- _Recorded data_:
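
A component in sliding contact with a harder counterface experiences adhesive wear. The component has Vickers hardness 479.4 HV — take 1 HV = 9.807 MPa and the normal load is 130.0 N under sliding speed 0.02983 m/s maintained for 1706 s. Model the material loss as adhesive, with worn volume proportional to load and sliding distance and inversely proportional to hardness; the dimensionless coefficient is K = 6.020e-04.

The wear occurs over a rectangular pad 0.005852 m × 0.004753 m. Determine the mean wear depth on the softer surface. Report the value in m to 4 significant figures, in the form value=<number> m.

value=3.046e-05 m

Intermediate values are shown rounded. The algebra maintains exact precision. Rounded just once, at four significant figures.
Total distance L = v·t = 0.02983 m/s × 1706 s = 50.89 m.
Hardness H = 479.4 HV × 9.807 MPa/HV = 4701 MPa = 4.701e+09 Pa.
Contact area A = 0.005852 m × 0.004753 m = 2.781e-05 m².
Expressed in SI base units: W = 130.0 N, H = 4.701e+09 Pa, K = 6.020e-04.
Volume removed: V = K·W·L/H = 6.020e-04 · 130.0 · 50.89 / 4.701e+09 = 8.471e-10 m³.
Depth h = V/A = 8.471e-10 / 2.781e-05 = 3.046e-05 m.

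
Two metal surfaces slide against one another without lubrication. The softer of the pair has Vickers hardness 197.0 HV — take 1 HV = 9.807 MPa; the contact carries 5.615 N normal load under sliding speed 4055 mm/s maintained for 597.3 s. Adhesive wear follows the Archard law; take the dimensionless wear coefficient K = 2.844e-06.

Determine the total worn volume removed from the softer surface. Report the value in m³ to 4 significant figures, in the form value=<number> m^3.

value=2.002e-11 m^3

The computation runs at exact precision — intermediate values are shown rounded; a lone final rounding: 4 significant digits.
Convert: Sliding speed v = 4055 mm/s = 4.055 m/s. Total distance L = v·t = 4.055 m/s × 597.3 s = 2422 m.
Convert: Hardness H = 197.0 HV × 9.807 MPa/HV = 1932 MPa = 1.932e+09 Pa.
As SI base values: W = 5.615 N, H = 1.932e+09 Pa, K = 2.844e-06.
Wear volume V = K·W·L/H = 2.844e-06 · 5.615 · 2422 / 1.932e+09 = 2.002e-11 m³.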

- _Task description_: Each line above should be copied exactly, with no line missing.

- _Solution_:
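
A component in sliding contact with a harder counterface experiences adhesive wear. The component has Vickers hardness 479.4 HV — take 1 HV = 9.807 MPa and the normal load is 130.0 N under sliding speed 0.02983 m/s maintained for 1706 s. Model the material loss as adhesive, with worn volume proportional to load and sliding distance and inversely proportional to hardness; the dimensionless coefficient is K = 6.020e-04.

The wear occurs over a rectangular pad 0.005852 m × 0.004753 m. Determine the mean wear depth on the softer surface. Report the value in m to 4 significant figures, in the form value=<number> m.

value=3.046e-05 m

Intermediate values are shown rounded. The algebra maintains exact precision. Rounded just once, at four significant figures.
Total distance L = v·t = 0.02983 m/s × 1706 s = 50.89 m.
Hardness H = 479.4 HV × 9.807 MPa/HV = 4701 MPa = 4.701e+09 Pa.
Contact area A = 0.005852 m × 0.004753 m = 2.781e-05 m².
Expressed in SI base units: W = 130.0 N, H = 4.701e+09 Pa, K = 6.020e-04.
Volume removed: V = K·W·L/H = 6.020e-04 · 130.0 · 50.89 / 4.701e+09 = 8.471e-10 m³.
Depth h = V/A = 8.471e-10 / 2.781e-05 = 3.046e-05 m.

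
Two metal surfaces slide against one another without lubrication. The softer of the pair has Vickers hardness 197.0 HV — take 1 HV = 9.807 MPa; the contact carries 5.615 N normal load under sliding speed 4055 mm/s maintained for 597.3 s. Adhesive wear follows the Archard law; take the dimensionless wear coefficient K = 2.844e-06.

Determine the total worn volume removed from the softer surface. Report the value in m³ to 4 significant figures, in the form value=<number> m^3.

value=2.002e-11 m^3

The computation runs at exact precision — intermediate values are shown rounded; a lone final rounding: 4 significant digits.
Convert: Sliding speed v = 4055 mm/s = 4.055 m/s. Total distance L = v·t = 4.055 m/s × 597.3 s = 2422 m.
Convert: Hardness H = 197.0 HV × 9.807 MPa/HV = 1932 MPa = 1.932e+09 Pa.
As SI base values: W = 5.615 N, H = 1.932e+09 Pa, K = 2.844e-06.
Wear volume V = K·W·L/H = 2.844e-06 · 5.615 · 2422 / 1.932e+09 = 2.002e-11 m³.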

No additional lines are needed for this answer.